§ **YOUR OBJECTIVE**: Needed from the data below: every line from the one with "P3: alloc=(2, 1), needs=(7, 1)" up to and including the one with "P6: alloc=(0, 2), needs=(7, 2)", repeated exactly and with nothing else.

====== DATA EXTRACT ======

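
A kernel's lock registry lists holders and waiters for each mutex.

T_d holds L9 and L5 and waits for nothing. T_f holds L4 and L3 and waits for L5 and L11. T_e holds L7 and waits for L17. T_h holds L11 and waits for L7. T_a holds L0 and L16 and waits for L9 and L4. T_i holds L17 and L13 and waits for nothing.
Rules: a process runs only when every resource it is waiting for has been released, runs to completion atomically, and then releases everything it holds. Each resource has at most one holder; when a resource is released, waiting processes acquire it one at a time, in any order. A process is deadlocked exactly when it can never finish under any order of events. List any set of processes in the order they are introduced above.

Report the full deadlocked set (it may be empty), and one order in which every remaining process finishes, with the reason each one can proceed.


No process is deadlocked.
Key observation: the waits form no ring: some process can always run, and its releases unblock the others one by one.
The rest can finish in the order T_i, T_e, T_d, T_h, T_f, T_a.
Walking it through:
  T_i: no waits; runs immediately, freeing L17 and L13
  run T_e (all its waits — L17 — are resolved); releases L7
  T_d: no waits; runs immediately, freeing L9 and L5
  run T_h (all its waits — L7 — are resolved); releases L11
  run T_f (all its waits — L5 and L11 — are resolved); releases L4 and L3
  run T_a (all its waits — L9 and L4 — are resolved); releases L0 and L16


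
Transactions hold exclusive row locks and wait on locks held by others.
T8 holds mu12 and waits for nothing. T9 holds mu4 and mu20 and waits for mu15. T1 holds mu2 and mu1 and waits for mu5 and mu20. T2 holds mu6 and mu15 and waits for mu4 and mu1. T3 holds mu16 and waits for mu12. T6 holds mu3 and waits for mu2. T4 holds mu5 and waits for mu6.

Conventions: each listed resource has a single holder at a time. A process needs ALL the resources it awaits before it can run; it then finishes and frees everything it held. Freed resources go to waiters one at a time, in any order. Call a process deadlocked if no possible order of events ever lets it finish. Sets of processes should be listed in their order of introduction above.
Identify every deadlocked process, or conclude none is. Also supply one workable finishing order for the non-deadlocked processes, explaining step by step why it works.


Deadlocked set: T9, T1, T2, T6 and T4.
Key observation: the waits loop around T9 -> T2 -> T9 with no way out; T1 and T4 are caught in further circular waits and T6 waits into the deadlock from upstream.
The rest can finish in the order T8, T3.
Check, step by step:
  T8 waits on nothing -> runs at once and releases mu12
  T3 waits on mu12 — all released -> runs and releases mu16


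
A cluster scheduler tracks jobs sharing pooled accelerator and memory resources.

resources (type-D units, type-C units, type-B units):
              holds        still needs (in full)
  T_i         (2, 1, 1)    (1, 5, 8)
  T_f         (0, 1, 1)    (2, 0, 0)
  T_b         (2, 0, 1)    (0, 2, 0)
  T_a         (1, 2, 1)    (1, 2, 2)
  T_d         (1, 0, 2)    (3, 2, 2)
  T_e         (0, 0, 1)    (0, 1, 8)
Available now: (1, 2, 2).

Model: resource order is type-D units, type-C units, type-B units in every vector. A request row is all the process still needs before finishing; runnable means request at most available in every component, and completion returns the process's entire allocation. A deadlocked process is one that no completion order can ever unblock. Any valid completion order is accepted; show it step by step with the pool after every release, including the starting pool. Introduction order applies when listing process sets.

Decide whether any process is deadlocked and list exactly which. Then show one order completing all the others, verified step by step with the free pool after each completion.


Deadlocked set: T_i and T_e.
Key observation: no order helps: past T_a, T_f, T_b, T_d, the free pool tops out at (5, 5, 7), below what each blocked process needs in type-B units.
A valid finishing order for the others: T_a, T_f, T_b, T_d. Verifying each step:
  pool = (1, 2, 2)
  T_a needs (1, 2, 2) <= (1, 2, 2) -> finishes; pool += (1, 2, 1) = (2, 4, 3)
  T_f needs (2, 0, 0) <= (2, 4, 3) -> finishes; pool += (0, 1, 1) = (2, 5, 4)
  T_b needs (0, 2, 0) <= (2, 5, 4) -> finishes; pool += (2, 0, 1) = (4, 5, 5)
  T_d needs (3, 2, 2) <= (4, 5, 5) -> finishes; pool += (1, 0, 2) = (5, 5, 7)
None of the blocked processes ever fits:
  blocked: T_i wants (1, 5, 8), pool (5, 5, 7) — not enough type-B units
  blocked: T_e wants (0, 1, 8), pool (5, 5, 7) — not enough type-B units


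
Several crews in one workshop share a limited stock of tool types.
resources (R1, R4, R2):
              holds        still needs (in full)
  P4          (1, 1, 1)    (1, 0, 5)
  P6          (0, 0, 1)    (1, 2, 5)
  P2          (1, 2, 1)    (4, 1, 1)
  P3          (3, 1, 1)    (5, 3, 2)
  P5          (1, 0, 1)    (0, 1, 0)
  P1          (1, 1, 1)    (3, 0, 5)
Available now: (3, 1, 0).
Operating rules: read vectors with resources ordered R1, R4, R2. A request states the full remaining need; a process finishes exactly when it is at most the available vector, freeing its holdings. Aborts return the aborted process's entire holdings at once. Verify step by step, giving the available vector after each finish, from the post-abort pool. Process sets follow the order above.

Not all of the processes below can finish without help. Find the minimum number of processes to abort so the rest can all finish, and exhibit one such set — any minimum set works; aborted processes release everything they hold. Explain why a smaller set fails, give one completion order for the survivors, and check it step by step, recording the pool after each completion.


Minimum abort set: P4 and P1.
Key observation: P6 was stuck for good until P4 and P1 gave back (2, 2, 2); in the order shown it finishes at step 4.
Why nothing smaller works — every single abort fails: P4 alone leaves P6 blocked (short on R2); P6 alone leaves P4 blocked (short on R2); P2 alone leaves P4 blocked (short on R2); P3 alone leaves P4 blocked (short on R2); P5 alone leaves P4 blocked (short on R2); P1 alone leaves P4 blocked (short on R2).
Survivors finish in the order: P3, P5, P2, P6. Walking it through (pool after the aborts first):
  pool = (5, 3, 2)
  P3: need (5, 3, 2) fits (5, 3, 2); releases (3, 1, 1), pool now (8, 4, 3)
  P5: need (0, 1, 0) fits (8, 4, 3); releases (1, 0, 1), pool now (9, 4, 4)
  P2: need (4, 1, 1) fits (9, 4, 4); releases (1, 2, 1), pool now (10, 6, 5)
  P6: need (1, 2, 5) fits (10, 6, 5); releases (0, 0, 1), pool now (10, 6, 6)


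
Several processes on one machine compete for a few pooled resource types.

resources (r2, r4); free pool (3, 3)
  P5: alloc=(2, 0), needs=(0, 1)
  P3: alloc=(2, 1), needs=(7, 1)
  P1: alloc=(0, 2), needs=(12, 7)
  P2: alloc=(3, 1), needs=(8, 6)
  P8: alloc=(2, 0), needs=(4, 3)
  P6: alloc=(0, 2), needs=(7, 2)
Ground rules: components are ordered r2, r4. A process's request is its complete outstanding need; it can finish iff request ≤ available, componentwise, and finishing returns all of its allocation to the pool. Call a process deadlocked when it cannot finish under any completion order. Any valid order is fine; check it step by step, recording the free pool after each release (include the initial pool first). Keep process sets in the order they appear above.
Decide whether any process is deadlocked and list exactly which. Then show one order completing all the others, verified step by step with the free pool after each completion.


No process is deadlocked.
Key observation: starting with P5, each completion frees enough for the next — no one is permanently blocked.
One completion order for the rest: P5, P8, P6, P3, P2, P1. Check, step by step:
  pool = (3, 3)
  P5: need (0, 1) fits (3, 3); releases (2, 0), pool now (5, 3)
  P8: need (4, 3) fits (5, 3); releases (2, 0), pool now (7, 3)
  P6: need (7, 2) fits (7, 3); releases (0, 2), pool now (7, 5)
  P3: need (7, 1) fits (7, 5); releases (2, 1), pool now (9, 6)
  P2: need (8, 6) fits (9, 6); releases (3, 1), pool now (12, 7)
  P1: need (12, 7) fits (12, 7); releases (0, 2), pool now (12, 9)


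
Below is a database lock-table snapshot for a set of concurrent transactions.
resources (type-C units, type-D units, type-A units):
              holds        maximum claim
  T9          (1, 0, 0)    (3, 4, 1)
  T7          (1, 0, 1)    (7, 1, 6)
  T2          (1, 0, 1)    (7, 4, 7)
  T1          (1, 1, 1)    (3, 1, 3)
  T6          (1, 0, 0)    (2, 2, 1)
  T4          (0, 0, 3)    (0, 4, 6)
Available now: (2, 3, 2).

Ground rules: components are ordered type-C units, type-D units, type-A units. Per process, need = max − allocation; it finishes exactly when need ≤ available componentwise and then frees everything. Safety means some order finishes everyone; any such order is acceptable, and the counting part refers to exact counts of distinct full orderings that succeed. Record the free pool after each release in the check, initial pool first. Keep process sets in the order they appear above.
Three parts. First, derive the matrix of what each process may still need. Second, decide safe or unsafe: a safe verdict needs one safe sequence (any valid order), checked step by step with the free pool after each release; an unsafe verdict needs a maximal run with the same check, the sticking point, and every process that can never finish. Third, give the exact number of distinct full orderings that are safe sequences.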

======

§ **SOLUTION TO THIS TASK**:
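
  P3: alloc=(2, 1), needs=(7, 1)
  P1: alloc=(0, 2), needs=(12, 7)
  P2: alloc=(3, 1), needs=(8, 6)
  P8: alloc=(2, 0), needs=(4, 3)
  P6: alloc=(0, 2), needs=(7, 2)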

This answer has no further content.